[[ Entries provided open ]]

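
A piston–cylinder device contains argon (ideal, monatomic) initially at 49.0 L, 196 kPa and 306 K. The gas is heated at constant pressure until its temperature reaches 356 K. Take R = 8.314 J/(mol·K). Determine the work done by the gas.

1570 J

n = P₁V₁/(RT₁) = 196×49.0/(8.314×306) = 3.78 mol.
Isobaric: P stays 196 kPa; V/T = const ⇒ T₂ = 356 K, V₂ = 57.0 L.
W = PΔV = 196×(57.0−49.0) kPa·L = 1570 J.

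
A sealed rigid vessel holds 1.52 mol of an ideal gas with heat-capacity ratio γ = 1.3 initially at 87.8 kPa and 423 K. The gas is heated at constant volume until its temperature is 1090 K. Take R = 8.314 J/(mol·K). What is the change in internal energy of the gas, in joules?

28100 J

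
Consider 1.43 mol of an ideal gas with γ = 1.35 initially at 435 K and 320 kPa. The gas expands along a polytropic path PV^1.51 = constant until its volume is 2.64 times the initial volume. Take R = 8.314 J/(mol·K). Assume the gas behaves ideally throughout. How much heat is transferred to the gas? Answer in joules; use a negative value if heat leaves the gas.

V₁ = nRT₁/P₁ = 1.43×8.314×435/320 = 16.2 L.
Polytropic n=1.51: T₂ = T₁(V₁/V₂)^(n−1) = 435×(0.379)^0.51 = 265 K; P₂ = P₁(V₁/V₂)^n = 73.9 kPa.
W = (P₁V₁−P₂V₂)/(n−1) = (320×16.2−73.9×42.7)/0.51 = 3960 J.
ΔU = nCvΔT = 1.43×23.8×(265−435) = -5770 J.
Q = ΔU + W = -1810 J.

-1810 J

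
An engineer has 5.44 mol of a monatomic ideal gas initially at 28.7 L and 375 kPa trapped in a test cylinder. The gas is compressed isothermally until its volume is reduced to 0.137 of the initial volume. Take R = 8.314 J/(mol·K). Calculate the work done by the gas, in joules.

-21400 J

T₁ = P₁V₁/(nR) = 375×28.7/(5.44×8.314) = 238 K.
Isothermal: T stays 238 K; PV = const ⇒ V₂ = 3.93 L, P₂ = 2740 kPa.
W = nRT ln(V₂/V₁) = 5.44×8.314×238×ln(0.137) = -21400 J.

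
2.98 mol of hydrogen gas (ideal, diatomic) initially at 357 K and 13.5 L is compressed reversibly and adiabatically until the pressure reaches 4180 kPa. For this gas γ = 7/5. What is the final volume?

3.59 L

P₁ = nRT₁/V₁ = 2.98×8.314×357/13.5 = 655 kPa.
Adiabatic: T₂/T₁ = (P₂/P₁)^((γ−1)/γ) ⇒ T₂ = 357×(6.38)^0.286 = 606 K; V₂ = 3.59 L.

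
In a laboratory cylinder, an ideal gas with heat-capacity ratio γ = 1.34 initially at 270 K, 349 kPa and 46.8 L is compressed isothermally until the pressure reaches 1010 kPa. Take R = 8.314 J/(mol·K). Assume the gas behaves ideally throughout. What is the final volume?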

[[ Entries provided closed ]]

What needs to be done
Output the full listing exactly, please.

Solution to this problem
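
A piston–cylinder device contains argon (ideal, monatomic) initially at 49.0 L, 196 kPa and 306 K. The gas is heated at constant pressure until its temperature reaches 356 K. Take R = 8.314 J/(mol·K). Determine the work done by the gas.

1570 J

n = P₁V₁/(RT₁) = 196×49.0/(8.314×306) = 3.78 mol.
Isobaric: P stays 196 kPa; V/T = const ⇒ T₂ = 356 K, V₂ = 57.0 L.
W = PΔV = 196×(57.0−49.0) kPa·L = 1570 J.

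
A sealed rigid vessel holds 1.52 mol of an ideal gas with heat-capacity ratio γ = 1.3 initially at 87.8 kPa and 423 K. The gas is heated at constant volume until its temperature is 1090 K. Take R = 8.314 J/(mol·K). What is the change in internal energy of the gas, in joules?

28100 J

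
Consider 1.43 mol of an ideal gas with γ = 1.35 initially at 435 K and 320 kPa. The gas expands along a polytropic path PV^1.51 = constant until its volume is 2.64 times the initial volume. Take R = 8.314 J/(mol·K). Assume the gas behaves ideally throughout. How much heat is transferred to the gas? Answer in joules; use a negative value if heat leaves the gas.

V₁ = nRT₁/P₁ = 1.43×8.314×435/320 = 16.2 L.
Polytropic n=1.51: T₂ = T₁(V₁/V₂)^(n−1) = 435×(0.379)^0.51 = 265 K; P₂ = P₁(V₁/V₂)^n = 73.9 kPa.
W = (P₁V₁−P₂V₂)/(n−1) = (320×16.2−73.9×42.7)/0.51 = 3960 J.
ΔU = nCvΔT = 1.43×23.8×(265−435) = -5770 J.
Q = ΔU + W = -1810 J.

-1810 J

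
An engineer has 5.44 mol of a monatomic ideal gas initially at 28.7 L and 375 kPa trapped in a test cylinder. The gas is compressed isothermally until its volume is reduced to 0.137 of the initial volume. Take R = 8.314 J/(mol·K). Calculate the work done by the gas, in joules.

-21400 J

T₁ = P₁V₁/(nR) = 375×28.7/(5.44×8.314) = 238 K.
Isothermal: T stays 238 K; PV = const ⇒ V₂ = 3.93 L, P₂ = 2740 kPa.
W = nRT ln(V₂/V₁) = 5.44×8.314×238×ln(0.137) = -21400 J.

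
2.98 mol of hydrogen gas (ideal, diatomic) initially at 357 K and 13.5 L is compressed reversibly and adiabatically until the pressure reaches 4180 kPa. For this gas γ = 7/5. What is the final volume?

3.59 L

P₁ = nRT₁/V₁ = 2.98×8.314×357/13.5 = 655 kPa.
Adiabatic: T₂/T₁ = (P₂/P₁)^((γ−1)/γ) ⇒ T₂ = 357×(6.38)^0.286 = 606 K; V₂ = 3.59 L.

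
In a laboratory cylinder, an ideal gas with heat-capacity ratio γ = 1.34 initially at 270 K, 349 kPa and 46.8 L is compressed isothermally until the pressure reaches 1010 kPa. Take R = 8.314 J/(mol·K). Assume the gas behaves ideally throughout. What is the final volume?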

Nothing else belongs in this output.